### Exercise
Below are entries; copy exactly the lines from the one with "- Ivo cannot be left with Alma" through the one with "(No other pair causes trouble;", both included, and leave out the rest.

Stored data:
Content starts

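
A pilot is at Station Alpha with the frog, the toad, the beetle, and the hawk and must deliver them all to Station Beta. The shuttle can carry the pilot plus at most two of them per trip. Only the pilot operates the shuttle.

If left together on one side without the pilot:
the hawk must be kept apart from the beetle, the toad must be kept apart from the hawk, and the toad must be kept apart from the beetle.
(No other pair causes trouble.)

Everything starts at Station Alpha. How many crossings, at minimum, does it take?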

Content ends
Content starts

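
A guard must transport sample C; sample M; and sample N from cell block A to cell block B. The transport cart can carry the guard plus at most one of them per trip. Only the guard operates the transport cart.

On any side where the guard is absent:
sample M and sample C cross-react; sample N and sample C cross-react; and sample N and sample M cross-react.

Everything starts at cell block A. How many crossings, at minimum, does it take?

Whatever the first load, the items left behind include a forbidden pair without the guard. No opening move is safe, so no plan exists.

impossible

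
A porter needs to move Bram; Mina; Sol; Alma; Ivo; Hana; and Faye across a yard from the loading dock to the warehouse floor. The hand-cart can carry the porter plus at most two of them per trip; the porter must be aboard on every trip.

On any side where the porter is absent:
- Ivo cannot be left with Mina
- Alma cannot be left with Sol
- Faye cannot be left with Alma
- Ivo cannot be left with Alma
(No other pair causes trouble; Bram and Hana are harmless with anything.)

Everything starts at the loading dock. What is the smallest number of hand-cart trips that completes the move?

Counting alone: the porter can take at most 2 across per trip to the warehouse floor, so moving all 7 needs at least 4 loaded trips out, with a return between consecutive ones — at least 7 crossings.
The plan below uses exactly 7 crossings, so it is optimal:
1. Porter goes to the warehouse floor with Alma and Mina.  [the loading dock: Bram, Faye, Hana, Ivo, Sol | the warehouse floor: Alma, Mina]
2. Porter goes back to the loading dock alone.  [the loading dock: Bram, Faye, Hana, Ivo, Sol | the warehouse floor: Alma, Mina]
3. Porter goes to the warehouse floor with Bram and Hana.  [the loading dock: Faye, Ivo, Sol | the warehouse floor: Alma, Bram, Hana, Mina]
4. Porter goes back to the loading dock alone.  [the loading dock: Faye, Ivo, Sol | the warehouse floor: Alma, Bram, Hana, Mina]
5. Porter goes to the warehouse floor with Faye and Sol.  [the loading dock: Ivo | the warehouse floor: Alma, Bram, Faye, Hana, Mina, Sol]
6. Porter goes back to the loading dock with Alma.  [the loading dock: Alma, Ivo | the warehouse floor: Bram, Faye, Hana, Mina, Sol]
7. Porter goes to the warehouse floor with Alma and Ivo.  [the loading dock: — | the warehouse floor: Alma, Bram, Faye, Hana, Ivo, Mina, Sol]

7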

Content ends

### Response for this exercise
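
- Ivo cannot be left with Alma
(No other pair causes trouble; Bram and Hana are harmless with anything.)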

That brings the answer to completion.